◆ Task ◆
Among the entries below, how many lines hold the word "Each"? Reply with the number only.

Content starts

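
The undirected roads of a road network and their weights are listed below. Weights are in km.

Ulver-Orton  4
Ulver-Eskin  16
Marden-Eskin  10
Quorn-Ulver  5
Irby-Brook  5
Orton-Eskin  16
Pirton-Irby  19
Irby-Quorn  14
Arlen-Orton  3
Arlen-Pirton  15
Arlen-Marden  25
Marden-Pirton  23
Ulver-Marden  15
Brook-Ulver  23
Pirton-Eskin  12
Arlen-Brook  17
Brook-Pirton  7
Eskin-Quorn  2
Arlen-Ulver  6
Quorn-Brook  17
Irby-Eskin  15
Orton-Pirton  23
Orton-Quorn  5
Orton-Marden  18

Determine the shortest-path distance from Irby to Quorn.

14 km

Running Dijkstra from Irby:
Irby: 0
Brook: 5  (via Irby)
Pirton: 12  (via Brook)
Quorn: 14  (via Irby)
Shortest route: Irby–Quorn = 14 km.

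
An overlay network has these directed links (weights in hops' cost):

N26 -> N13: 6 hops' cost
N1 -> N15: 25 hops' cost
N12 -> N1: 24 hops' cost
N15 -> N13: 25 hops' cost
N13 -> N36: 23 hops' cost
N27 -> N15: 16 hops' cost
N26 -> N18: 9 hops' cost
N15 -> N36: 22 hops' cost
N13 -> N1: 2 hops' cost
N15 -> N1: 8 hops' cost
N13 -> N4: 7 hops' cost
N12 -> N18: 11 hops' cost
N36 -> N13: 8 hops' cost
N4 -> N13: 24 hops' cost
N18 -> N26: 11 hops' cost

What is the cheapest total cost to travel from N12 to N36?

Enumerating some paths:
N12 - N1 - N15 - N36: 24+25+22 = 71
N12 - N18 - N26 - N13 - N36: 11+11+6+23 = 51
N12 - N18 - N26 - N13 - N1 - N15 - N36: 11+11+6+2+25+22 = 77
Cheapest is N12 - N18 - N26 - N13 - N36 at 51 hops' cost.

51 hops' cost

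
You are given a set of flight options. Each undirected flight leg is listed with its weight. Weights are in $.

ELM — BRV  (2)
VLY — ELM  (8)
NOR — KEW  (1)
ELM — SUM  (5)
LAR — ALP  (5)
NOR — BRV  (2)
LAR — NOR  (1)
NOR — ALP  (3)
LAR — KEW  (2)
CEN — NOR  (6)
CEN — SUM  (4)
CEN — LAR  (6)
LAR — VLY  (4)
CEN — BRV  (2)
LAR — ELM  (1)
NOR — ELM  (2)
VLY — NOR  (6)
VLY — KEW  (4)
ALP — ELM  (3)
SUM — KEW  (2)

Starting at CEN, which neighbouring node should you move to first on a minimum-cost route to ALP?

Candidate routes:
CEN → BRV → NOR → ALP: 2+2+3 = 7
CEN → NOR → ALP: 6+3 = 9
CEN → BRV → NOR → ELM → ALP: 2+2+2+3 = 9
Cheapest is CEN → BRV → NOR → ALP at $7.
So from CEN the first move is to BRV.

BRV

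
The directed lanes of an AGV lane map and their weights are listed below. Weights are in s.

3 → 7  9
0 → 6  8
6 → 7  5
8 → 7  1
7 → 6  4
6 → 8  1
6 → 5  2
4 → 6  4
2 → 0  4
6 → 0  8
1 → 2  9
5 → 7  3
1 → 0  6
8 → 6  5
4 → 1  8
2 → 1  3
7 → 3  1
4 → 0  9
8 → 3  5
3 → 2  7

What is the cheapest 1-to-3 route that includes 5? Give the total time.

Shortest 1→5: 1 → 0 → 6 → 5 = 16
Shortest 5→3: 5 → 7 → 3 = 4
Total via 5: 16 + 4 = 20 s.

20 s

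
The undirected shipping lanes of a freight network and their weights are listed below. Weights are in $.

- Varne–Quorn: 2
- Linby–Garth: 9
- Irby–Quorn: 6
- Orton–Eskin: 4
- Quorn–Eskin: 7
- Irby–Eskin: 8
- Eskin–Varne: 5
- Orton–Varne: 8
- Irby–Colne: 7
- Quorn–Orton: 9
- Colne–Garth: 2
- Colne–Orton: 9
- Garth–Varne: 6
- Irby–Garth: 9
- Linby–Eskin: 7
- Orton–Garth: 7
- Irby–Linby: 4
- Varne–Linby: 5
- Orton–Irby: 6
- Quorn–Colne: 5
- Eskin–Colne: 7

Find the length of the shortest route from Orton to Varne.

$8

Enumerating some paths:
Orton → Quorn → Varne: 9+2 = 11
Orton → Varne: 8 = 8
Orton → Eskin → Varne: 4+5 = 9
The minimum is $8 via Orton → Varne.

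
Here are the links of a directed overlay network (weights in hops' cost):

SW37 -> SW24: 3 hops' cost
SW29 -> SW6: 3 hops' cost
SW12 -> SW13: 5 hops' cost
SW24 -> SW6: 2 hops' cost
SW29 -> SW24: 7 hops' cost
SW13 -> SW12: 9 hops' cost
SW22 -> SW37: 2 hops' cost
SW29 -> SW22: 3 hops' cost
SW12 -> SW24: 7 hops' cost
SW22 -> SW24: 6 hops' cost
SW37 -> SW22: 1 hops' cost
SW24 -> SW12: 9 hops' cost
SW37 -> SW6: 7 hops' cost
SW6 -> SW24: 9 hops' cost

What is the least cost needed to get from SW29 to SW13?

21 hops' cost

Candidate routes:
SW29–SW22–SW37–SW24–SW12–SW13: 3+2+3+9+5 = 22
SW29–SW24–SW12–SW13: 7+9+5 = 21
Cheapest is SW29–SW24–SW12–SW13 at 21 hops' cost.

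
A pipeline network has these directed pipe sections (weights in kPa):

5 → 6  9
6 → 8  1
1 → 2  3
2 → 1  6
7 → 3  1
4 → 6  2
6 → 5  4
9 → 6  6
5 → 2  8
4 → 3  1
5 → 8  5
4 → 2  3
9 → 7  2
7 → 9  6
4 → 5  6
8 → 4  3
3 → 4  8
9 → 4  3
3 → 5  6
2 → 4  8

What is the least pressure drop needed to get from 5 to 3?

9 kPa

Settle nodes by increasing distance from 5:
5: 0
8: 5  (via 5)
2: 8  (via 5)
4: 8  (via 8)
3: 9  (via 4)
Shortest route: 5 → 8 → 4 → 3 = 9 kPa.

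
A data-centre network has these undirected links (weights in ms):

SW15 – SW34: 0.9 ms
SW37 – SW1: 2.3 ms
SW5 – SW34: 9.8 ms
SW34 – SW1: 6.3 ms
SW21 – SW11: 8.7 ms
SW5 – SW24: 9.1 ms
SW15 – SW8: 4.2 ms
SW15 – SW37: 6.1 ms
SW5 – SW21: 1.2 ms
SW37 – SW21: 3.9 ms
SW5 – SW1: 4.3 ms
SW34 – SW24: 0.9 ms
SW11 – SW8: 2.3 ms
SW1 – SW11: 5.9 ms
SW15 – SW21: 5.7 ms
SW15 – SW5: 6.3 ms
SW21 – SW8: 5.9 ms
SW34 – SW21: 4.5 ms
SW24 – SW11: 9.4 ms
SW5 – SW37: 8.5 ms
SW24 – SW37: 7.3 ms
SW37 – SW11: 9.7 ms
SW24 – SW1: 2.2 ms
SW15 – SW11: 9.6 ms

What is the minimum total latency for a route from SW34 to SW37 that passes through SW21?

Shortest SW34→SW21: SW34 → SW21 = 4.5
Shortest SW21→SW37: SW21 → SW37 = 3.9
Total via SW21: 4.5 + 3.9 = 8.4 ms.

8.4 ms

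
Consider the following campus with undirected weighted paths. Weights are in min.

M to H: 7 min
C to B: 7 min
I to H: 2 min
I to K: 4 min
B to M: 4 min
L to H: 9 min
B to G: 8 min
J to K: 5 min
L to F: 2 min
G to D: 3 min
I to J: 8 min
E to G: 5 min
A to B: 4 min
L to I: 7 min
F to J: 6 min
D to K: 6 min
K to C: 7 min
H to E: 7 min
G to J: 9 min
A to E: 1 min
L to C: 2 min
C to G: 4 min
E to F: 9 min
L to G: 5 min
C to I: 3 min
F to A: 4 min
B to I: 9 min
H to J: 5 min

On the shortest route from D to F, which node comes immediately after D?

Enumerating some paths:
D–G–C–L–F: 3+4+2+2 = 11
D–G–L–F: 3+5+2 = 10
D–G–E–F: 3+5+9 = 17
D–G–E–A–F: 3+5+1+4 = 13
Cheapest is D–G–L–F at 10 min.
So from D the first move is to G.

G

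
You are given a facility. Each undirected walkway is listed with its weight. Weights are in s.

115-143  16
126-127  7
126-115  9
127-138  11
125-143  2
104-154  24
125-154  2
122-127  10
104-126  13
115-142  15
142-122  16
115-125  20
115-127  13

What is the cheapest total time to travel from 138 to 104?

31 s

Shortest distances from 138:
138: 0
127: 11  (via 138)
126: 18  (via 127)
122: 21  (via 127)
115: 24  (via 127)
104: 31  (via 126)
Shortest route: 138 → 127 → 126 → 104 = 31 s.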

Content ends

◆ Exercise answer ◆
2